Activity -
Find every line below where the word "Descriptor" occurs. Then say how many there are, giving only the number.

Source material -
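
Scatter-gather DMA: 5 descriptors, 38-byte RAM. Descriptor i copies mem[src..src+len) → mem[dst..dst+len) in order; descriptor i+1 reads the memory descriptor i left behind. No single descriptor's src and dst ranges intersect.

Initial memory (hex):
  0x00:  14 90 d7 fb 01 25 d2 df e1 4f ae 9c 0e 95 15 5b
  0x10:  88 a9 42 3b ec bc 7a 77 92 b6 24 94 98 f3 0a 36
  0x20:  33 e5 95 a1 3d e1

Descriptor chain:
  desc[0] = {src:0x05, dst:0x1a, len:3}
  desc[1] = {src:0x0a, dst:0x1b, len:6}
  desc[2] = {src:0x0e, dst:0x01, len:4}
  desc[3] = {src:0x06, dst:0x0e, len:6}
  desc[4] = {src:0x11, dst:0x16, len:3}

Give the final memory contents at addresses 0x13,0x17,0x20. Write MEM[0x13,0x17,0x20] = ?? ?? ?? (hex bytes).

MEM[0x13,0x17,0x20] = 9c ae 5b

#0 dst[0x1a+3] := {0x25,0xd2,0xdf}
#1 dst[0x1b+6] := {0xae,0x9c,0x0e,0x95,0x15,0x5b}
#2 dst[0x01+4] := {0x15,0x5b,0x88,0xa9}
#3 dst[0x0e+6] := {0xd2,0xdf,0xe1,0x4f,0xae,0x9c}
#4 dst[0x16+3] := {0x4f,0xae,0x9c}
query mem[0x13]=0x9c, mem[0x17]=0xae, mem[0x20]=0x5b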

Response -
2